-- Supplied records follows --

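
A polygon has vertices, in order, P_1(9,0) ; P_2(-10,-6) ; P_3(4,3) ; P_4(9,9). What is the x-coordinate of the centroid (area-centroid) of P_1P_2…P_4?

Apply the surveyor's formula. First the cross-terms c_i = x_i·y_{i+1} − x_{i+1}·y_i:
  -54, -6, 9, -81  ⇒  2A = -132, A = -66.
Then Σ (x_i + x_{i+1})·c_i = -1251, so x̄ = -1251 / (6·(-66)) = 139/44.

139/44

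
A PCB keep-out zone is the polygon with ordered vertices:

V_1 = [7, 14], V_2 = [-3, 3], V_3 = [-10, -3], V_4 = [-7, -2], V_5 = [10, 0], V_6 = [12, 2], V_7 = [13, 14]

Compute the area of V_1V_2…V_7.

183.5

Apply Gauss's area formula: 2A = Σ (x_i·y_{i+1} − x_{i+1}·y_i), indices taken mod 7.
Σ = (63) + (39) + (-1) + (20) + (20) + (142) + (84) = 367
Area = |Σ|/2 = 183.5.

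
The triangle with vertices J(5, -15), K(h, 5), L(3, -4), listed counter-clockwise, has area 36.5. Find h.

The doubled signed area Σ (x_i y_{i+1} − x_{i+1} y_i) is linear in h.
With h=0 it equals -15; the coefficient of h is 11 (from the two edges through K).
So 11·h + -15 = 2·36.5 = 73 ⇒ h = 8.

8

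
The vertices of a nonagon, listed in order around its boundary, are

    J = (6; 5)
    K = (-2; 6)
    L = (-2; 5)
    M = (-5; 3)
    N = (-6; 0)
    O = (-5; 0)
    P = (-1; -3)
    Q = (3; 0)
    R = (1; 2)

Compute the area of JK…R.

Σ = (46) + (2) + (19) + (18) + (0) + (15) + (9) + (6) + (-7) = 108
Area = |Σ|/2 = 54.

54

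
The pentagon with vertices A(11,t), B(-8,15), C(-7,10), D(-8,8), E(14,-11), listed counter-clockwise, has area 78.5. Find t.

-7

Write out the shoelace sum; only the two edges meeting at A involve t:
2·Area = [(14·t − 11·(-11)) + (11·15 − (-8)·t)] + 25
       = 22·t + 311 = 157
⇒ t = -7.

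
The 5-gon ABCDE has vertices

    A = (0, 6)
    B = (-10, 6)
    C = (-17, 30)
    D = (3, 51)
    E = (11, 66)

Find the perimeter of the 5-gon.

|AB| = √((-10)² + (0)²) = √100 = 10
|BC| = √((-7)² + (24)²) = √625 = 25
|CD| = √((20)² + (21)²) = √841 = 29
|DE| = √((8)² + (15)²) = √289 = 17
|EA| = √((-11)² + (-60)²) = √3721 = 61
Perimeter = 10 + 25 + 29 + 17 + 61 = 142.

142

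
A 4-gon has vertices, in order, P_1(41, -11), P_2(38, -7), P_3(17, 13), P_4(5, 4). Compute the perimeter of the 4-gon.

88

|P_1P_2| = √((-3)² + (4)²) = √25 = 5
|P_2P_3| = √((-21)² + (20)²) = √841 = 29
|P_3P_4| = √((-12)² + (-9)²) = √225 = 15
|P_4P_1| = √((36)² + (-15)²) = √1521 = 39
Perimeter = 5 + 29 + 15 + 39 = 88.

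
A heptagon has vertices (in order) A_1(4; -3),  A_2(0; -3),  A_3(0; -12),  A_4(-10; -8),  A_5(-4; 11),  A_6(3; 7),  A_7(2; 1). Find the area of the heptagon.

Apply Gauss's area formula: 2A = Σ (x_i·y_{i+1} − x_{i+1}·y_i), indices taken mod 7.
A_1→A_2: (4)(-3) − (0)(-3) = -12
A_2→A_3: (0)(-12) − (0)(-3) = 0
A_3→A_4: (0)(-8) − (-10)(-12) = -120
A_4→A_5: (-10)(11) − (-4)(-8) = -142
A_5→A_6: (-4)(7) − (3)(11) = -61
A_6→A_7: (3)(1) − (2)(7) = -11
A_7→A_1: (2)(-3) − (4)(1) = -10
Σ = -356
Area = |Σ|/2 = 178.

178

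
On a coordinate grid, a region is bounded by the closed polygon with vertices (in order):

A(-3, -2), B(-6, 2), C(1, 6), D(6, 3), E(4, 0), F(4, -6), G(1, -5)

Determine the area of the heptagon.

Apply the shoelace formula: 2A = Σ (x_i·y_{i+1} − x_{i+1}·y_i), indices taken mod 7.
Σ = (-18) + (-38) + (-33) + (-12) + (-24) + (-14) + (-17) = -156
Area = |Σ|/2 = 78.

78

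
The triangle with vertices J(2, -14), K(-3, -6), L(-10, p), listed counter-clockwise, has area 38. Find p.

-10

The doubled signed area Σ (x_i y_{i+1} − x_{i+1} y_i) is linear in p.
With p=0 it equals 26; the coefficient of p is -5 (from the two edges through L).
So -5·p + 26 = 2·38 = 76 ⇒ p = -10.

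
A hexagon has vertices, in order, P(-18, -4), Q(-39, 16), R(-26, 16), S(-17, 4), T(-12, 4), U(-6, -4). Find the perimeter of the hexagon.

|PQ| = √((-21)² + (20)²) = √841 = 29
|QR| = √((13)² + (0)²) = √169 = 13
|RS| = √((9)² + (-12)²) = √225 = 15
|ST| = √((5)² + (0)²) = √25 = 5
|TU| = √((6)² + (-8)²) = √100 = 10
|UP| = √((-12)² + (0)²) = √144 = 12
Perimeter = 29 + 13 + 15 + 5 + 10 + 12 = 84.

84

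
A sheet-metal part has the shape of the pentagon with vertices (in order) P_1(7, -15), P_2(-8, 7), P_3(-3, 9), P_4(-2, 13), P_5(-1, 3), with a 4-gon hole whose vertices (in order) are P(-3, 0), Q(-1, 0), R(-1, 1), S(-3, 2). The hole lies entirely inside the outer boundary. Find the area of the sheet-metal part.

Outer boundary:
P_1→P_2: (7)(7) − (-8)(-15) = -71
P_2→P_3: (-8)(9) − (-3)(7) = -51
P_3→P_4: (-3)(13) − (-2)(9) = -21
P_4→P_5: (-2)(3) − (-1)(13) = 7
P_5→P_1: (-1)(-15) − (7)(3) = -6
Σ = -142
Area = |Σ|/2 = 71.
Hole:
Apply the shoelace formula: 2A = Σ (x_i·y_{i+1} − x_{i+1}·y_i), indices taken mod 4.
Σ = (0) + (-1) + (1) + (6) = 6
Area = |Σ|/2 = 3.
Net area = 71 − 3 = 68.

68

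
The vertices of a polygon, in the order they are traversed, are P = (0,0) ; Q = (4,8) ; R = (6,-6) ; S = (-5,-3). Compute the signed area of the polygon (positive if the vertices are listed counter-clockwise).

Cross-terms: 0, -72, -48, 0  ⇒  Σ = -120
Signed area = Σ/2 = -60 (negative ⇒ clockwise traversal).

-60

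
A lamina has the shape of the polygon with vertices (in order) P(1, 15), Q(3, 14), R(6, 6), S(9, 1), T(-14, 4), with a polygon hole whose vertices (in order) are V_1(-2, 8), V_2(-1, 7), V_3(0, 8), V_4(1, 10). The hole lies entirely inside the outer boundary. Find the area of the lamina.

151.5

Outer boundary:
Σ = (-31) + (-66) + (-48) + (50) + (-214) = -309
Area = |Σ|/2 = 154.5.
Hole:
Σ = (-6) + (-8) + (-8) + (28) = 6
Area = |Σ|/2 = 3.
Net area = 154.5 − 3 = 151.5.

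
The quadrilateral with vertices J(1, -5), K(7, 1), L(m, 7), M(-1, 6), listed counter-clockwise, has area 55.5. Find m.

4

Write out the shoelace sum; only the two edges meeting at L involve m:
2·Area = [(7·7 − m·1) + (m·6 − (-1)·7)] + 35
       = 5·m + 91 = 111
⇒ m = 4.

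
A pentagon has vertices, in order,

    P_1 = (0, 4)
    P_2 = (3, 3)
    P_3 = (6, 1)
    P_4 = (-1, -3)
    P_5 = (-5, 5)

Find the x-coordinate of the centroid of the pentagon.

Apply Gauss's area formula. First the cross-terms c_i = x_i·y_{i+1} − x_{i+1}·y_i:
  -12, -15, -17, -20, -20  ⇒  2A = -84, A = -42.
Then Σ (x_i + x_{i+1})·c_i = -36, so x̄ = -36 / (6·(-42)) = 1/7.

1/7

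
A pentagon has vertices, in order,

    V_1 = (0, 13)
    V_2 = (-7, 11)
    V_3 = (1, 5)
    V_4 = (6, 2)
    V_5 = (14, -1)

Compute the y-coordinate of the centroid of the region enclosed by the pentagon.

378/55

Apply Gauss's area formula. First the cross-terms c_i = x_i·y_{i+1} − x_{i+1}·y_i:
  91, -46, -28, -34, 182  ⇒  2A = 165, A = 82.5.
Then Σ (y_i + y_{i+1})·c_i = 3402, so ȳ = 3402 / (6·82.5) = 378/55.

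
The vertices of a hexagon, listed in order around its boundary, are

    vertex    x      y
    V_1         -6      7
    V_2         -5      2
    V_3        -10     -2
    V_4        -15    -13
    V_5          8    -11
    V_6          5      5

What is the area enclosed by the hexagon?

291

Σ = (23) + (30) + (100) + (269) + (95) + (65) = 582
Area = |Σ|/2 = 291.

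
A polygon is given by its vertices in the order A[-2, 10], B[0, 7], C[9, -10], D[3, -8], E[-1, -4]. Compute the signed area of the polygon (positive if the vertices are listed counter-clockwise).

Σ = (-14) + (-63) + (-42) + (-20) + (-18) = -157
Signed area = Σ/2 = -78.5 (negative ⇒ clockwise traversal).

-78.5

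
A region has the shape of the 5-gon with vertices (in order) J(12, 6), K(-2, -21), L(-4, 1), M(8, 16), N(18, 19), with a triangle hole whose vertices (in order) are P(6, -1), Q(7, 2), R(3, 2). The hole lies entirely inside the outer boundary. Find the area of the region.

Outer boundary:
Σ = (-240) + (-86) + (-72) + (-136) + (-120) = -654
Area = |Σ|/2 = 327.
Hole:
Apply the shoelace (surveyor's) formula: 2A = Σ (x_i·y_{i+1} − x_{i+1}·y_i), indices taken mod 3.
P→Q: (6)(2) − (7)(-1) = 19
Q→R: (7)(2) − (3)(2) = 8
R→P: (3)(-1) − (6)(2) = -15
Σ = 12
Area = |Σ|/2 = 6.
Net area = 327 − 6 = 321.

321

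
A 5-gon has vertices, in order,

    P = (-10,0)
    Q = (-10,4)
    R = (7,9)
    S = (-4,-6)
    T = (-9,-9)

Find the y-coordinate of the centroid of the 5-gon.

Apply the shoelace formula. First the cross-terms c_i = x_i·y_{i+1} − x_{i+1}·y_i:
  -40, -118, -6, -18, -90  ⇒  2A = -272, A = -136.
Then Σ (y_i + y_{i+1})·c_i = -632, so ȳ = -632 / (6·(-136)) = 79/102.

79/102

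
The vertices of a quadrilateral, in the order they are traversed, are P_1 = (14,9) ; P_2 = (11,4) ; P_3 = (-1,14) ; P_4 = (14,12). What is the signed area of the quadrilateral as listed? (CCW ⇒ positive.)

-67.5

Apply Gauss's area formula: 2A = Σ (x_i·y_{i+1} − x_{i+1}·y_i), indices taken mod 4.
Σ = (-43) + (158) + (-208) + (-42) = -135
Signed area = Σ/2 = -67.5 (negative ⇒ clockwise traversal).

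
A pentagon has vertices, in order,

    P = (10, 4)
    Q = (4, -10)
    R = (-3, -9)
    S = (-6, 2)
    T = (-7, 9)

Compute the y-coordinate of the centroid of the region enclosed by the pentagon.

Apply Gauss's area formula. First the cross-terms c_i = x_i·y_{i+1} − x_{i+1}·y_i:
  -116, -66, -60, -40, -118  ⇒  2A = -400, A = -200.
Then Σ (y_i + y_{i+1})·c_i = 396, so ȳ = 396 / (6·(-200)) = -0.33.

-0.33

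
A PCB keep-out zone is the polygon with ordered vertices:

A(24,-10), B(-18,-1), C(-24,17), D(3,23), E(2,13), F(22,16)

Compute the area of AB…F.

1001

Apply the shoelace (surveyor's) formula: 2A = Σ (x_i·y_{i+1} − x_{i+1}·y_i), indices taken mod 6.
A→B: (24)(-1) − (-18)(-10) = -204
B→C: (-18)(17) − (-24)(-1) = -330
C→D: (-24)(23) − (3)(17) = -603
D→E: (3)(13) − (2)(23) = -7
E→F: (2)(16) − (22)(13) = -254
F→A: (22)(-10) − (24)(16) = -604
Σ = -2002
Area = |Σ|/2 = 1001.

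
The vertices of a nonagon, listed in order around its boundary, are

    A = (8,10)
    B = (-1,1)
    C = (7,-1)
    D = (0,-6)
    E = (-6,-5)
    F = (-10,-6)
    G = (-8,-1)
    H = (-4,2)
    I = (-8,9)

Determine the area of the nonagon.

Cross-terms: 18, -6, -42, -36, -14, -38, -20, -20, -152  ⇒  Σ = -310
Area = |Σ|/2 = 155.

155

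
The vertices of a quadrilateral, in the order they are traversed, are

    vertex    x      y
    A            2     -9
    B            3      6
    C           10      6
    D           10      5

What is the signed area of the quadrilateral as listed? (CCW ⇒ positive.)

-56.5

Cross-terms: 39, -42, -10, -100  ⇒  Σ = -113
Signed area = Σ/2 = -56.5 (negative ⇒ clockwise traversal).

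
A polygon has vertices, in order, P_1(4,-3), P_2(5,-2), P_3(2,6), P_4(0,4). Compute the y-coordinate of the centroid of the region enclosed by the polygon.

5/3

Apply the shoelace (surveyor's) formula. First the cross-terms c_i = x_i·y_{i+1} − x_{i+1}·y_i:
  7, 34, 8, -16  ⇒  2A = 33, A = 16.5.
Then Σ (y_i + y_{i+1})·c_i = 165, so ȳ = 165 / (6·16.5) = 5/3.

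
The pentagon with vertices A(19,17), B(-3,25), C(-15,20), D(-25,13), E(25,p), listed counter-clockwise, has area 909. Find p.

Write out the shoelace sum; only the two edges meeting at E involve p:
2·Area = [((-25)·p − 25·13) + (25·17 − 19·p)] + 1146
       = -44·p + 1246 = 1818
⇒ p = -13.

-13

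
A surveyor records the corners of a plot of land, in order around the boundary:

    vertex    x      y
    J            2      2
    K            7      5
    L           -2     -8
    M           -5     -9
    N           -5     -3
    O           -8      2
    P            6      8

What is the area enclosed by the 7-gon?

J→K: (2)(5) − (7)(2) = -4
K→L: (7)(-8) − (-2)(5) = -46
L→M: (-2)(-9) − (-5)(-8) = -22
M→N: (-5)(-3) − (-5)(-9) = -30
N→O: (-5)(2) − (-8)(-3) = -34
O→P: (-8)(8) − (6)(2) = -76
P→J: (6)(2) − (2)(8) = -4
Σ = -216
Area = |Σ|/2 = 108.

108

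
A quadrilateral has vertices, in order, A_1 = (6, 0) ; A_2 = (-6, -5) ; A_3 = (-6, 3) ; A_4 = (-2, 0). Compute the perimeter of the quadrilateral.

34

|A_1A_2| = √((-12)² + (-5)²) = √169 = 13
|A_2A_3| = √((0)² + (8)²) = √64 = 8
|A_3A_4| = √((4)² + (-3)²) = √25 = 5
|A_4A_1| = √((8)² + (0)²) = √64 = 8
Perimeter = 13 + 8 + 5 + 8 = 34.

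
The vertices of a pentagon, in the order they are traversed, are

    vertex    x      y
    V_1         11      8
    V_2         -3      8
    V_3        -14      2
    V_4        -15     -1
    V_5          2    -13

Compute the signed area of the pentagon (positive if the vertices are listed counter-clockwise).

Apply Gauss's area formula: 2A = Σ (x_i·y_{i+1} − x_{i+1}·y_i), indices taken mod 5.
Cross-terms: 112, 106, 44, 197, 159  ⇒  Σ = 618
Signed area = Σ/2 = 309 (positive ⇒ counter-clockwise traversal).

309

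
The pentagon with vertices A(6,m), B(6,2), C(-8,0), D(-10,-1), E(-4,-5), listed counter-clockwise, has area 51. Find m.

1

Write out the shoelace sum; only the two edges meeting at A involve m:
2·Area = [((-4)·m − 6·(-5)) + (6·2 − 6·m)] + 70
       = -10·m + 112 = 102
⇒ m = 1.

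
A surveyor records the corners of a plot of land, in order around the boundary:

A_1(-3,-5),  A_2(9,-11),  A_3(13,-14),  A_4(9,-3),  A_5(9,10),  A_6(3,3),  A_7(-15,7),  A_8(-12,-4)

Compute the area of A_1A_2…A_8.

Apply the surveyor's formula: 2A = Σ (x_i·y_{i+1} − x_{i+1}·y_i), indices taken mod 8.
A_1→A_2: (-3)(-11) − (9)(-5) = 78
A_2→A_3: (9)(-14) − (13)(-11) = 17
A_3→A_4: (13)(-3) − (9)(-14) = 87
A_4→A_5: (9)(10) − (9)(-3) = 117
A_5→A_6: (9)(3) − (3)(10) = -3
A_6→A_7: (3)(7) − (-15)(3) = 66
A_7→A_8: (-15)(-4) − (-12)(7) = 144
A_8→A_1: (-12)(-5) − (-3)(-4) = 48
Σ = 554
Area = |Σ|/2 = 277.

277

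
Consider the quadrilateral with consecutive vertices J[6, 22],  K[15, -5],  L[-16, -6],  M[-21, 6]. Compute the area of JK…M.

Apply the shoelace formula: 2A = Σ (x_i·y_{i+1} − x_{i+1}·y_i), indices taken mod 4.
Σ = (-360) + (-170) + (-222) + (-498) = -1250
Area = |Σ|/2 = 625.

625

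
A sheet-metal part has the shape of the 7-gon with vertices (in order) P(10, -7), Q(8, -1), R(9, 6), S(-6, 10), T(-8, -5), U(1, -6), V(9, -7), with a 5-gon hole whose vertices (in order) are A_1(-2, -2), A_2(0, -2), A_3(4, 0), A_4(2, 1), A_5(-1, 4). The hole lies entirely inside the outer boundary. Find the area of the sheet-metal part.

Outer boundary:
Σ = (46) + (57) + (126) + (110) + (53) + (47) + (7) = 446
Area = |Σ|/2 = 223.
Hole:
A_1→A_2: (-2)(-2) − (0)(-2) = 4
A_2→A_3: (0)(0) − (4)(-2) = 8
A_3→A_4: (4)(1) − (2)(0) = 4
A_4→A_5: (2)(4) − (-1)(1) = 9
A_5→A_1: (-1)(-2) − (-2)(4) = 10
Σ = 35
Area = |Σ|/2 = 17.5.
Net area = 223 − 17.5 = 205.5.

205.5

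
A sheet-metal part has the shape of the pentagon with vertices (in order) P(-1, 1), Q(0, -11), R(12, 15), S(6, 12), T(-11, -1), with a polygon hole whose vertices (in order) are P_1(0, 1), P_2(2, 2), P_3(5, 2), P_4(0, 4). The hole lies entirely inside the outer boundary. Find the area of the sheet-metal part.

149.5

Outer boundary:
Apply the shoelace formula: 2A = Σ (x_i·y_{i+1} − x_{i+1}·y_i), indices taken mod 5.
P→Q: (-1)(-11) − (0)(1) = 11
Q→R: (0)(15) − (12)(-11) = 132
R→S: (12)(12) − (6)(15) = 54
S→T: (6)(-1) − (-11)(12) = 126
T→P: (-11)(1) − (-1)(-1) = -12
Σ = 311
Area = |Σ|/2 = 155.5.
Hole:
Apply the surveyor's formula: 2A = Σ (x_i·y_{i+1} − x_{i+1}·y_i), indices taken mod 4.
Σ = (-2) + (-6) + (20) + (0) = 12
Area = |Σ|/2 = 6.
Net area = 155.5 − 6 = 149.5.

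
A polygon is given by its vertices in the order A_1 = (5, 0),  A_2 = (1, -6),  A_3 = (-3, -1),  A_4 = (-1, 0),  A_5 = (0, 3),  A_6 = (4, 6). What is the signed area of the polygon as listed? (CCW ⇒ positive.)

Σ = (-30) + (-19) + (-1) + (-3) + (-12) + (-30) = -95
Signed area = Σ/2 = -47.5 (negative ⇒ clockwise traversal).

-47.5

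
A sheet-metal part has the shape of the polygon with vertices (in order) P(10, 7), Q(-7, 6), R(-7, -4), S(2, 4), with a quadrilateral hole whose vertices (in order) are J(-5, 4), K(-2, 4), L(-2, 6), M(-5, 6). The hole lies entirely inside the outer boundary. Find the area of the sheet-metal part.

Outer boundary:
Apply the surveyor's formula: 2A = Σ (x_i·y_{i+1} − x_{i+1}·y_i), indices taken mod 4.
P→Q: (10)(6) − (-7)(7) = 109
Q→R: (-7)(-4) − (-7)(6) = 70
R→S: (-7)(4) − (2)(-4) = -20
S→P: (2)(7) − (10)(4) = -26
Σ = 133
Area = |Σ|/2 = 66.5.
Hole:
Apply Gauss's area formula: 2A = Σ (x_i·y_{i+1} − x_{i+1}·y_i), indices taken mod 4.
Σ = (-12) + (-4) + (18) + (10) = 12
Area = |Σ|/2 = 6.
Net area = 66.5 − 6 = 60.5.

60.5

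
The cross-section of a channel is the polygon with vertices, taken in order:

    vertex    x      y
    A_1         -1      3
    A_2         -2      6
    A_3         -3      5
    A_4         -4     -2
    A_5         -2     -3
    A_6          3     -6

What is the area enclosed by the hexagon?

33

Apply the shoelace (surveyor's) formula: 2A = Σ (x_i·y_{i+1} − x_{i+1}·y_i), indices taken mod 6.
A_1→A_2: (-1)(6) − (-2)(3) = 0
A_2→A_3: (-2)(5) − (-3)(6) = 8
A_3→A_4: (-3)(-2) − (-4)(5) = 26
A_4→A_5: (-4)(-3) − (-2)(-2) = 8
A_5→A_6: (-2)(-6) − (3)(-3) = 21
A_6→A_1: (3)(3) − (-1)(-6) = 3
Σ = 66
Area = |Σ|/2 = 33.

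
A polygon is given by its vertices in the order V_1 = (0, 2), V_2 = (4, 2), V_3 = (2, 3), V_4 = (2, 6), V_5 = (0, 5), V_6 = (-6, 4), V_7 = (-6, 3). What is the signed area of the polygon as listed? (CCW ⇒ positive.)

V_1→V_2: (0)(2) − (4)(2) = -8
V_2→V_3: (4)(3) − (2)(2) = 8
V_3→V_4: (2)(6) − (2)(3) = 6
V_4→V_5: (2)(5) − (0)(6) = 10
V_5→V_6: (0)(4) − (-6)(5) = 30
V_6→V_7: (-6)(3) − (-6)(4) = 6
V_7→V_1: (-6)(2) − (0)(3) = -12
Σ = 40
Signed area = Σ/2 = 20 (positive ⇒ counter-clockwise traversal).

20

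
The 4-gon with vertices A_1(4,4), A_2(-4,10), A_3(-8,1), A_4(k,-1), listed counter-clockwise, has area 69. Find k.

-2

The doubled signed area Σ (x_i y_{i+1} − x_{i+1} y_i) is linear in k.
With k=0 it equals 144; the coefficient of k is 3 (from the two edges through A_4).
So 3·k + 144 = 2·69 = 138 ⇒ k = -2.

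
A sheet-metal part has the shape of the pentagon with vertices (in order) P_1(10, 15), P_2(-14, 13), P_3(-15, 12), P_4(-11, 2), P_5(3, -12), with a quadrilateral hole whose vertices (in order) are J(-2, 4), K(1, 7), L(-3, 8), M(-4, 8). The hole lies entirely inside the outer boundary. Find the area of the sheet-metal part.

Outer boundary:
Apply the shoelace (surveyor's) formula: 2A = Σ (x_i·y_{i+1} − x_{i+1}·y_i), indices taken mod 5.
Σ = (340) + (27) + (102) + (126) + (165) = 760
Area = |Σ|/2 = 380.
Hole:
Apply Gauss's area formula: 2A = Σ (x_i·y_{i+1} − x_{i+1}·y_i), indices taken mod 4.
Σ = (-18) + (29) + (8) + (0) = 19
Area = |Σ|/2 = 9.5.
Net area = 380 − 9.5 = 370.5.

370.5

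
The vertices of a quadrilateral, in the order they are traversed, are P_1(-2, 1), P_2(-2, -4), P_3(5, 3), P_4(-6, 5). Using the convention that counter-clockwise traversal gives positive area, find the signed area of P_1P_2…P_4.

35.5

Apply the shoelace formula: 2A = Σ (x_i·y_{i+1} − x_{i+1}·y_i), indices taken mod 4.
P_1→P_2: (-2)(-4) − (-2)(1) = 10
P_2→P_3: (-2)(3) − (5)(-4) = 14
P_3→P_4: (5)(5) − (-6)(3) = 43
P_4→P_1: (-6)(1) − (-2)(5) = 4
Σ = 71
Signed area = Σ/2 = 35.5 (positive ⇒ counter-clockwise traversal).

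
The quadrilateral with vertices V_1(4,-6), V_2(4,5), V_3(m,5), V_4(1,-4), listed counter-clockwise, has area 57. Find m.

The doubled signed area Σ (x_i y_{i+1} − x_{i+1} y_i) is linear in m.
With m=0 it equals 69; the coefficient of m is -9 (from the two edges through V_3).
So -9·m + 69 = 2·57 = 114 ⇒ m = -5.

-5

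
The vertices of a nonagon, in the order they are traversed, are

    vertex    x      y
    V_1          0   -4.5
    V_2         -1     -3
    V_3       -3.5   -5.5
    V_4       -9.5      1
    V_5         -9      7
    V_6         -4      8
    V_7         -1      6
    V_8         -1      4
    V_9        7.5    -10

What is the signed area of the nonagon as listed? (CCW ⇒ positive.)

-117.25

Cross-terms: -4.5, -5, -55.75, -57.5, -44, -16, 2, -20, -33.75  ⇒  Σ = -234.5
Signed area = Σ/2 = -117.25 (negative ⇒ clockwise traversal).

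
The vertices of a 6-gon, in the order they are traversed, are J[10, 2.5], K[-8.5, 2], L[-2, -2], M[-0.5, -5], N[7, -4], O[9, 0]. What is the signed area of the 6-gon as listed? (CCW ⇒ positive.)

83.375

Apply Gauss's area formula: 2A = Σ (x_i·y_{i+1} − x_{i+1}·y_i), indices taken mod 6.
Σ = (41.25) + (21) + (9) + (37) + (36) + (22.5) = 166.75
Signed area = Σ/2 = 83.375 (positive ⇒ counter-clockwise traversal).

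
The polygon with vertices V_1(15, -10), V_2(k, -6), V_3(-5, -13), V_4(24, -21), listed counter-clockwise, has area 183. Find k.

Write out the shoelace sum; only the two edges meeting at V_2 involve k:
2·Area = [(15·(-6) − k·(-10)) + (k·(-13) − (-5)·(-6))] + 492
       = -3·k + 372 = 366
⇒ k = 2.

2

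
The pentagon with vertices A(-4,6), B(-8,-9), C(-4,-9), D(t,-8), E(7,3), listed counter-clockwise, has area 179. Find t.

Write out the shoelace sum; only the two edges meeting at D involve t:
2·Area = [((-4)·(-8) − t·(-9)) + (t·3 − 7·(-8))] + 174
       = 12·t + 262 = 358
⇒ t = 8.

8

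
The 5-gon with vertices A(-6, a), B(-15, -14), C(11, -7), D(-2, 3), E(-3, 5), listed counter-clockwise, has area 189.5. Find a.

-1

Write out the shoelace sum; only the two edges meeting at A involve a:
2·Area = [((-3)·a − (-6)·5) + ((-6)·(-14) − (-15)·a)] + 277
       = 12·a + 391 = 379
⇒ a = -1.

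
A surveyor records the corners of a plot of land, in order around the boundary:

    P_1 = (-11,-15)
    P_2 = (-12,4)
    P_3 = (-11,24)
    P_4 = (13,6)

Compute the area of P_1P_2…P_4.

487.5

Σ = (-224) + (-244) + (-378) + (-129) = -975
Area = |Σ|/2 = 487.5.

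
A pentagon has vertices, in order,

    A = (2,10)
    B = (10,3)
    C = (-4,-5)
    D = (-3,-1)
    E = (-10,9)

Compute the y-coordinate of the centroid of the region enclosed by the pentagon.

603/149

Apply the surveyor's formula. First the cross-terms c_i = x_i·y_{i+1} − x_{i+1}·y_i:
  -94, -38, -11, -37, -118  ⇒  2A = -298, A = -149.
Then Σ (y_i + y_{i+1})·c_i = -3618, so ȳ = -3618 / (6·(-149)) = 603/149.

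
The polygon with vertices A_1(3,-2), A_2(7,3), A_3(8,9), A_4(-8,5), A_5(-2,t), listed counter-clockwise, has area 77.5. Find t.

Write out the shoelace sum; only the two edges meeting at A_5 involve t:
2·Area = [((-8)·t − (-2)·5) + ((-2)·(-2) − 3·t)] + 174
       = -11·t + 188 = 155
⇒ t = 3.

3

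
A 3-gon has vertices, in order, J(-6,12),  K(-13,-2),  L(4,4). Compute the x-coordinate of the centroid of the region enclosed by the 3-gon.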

-- Supplied records concluded --

◆ **About this exercise**
Given the records above, return exactly the lines starting at the line containing "A lamina has" and ending at the line containing "V_5 = (14, -1)", including both.

◆ **Your response**
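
A lamina has the shape of the polygon with vertices (in order) P(1, 15), Q(3, 14), R(6, 6), S(9, 1), T(-14, 4), with a polygon hole whose vertices (in order) are V_1(-2, 8), V_2(-1, 7), V_3(0, 8), V_4(1, 10). The hole lies entirely inside the outer boundary. Find the area of the lamina.

151.5

Outer boundary:
Σ = (-31) + (-66) + (-48) + (50) + (-214) = -309
Area = |Σ|/2 = 154.5.
Hole:
Σ = (-6) + (-8) + (-8) + (28) = 6
Area = |Σ|/2 = 3.
Net area = 154.5 − 3 = 151.5.

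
The quadrilateral with vertices J(1, -5), K(7, 1), L(m, 7), M(-1, 6), listed counter-clockwise, has area 55.5. Find m.

4

Write out the shoelace sum; only the two edges meeting at L involve m:
2·Area = [(7·7 − m·1) + (m·6 − (-1)·7)] + 35
       = 5·m + 91 = 111
⇒ m = 4.

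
A pentagon has vertices, in order,

    P_1 = (0, 4)
    P_2 = (3, 3)
    P_3 = (6, 1)
    P_4 = (-1, -3)
    P_5 = (-5, 5)

Find the x-coordinate of the centroid of the pentagon.

Apply Gauss's area formula. First the cross-terms c_i = x_i·y_{i+1} − x_{i+1}·y_i:
  -12, -15, -17, -20, -20  ⇒  2A = -84, A = -42.
Then Σ (x_i + x_{i+1})·c_i = -36, so x̄ = -36 / (6·(-42)) = 1/7.

1/7

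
A pentagon has vertices, in order,

    V_1 = (0, 13)
    V_2 = (-7, 11)
    V_3 = (1, 5)
    V_4 = (6, 2)
    V_5 = (14, -1)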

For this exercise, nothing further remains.